ASSIGNMENT >>
Would you print each of the entries below precisely as given?

EXERCISE INPUT >>
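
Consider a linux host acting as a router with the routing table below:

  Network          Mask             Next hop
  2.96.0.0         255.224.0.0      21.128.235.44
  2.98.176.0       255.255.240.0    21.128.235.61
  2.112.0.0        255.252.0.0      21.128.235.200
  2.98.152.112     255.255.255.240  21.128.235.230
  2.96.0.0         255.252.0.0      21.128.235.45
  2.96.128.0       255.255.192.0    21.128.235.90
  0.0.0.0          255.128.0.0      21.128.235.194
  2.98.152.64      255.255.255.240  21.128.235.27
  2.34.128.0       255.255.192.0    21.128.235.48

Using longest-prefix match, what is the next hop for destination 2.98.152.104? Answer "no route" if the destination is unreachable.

Routes whose prefix contains 2.98.152.104:
  2.96.0.0/11 (2.96.0.0 - 2.127.255.255) -> 21.128.235.44
  2.96.0.0/14 (2.96.0.0 - 2.99.255.255) -> 21.128.235.45
More-specific entries that do NOT match:
  2.98.152.112/28 (2.98.152.112 - 2.98.152.127) does not contain 2.98.152.104
  2.98.152.64/28 (2.98.152.64 - 2.98.152.79) does not contain 2.98.152.104
  2.98.176.0/20 (2.98.176.0 - 2.98.191.255) does not contain 2.98.152.104
  2.96.128.0/18 (2.96.128.0 - 2.96.191.255) does not contain 2.98.152.104
  2.34.128.0/18 (2.34.128.0 - 2.34.191.255) does not contain 2.98.152.104
Longest matching prefix is /14 -> next hop 21.128.235.45.

21.128.235.45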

ANSWER TO THIS EXERCISE >>
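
Consider a linux host acting as a router with the routing table below:

  Network          Mask             Next hop
  2.96.0.0         255.224.0.0      21.128.235.44
  2.98.176.0       255.255.240.0    21.128.235.61
  2.112.0.0        255.252.0.0      21.128.235.200
  2.98.152.112     255.255.255.240  21.128.235.230
  2.96.0.0         255.252.0.0      21.128.235.45
  2.96.128.0       255.255.192.0    21.128.235.90
  0.0.0.0          255.128.0.0      21.128.235.194
  2.98.152.64      255.255.255.240  21.128.235.27
  2.34.128.0       255.255.192.0    21.128.235.48

Using longest-prefix match, what is the next hop for destination 2.98.152.104? Answer "no route" if the destination is unreachable.

Routes whose prefix contains 2.98.152.104:
  2.96.0.0/11 (2.96.0.0 - 2.127.255.255) -> 21.128.235.44
  2.96.0.0/14 (2.96.0.0 - 2.99.255.255) -> 21.128.235.45
More-specific entries that do NOT match:
  2.98.152.112/28 (2.98.152.112 - 2.98.152.127) does not contain 2.98.152.104
  2.98.152.64/28 (2.98.152.64 - 2.98.152.79) does not contain 2.98.152.104
  2.98.176.0/20 (2.98.176.0 - 2.98.191.255) does not contain 2.98.152.104
  2.96.128.0/18 (2.96.128.0 - 2.96.191.255) does not contain 2.98.152.104
  2.34.128.0/18 (2.34.128.0 - 2.34.191.255) does not contain 2.98.152.104
Longest matching prefix is /14 -> next hop 21.128.235.45.

21.128.235.45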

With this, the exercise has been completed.